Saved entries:
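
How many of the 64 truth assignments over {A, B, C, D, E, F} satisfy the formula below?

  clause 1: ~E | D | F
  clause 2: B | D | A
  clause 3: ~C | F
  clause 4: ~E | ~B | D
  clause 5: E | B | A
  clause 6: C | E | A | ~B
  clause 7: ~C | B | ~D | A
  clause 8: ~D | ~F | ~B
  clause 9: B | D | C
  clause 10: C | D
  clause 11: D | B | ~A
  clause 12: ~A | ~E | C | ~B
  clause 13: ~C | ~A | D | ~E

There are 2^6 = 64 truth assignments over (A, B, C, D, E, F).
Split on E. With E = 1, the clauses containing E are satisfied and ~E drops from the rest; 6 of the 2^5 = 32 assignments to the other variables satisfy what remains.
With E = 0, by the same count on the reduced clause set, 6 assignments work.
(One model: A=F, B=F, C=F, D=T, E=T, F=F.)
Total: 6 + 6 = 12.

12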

---

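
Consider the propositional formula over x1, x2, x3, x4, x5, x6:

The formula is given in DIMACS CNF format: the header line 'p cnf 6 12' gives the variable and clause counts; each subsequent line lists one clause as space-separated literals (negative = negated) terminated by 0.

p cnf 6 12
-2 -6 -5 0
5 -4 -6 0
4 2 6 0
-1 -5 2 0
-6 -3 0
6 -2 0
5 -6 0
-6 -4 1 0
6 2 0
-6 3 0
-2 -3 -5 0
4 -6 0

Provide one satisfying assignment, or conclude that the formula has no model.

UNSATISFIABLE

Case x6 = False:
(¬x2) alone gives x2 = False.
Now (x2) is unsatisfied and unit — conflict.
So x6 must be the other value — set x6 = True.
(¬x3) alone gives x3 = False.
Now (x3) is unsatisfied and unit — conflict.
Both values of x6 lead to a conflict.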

==

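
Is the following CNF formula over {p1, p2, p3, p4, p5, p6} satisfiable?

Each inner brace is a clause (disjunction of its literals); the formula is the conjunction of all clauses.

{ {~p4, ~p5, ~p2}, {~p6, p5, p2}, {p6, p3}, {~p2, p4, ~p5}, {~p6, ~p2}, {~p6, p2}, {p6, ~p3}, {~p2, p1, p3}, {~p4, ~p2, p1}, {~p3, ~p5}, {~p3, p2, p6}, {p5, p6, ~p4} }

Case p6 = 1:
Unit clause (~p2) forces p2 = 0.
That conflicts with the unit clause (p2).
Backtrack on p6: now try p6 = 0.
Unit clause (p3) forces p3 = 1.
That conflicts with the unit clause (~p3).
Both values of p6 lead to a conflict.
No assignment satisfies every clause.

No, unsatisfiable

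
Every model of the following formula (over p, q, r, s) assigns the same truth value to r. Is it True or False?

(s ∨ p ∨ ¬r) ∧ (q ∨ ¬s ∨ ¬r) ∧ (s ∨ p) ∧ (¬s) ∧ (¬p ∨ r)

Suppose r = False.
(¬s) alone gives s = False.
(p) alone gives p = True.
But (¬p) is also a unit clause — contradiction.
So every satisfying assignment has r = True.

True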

Work instruction:
Copy each line above holding "following".

Your response:
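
Is the following CNF formula over {p1, p2, p3, p4, p5, p6} satisfiable?
Every model of the following formula (over p, q, r, s) assigns the same truth value to r. Is it True or False?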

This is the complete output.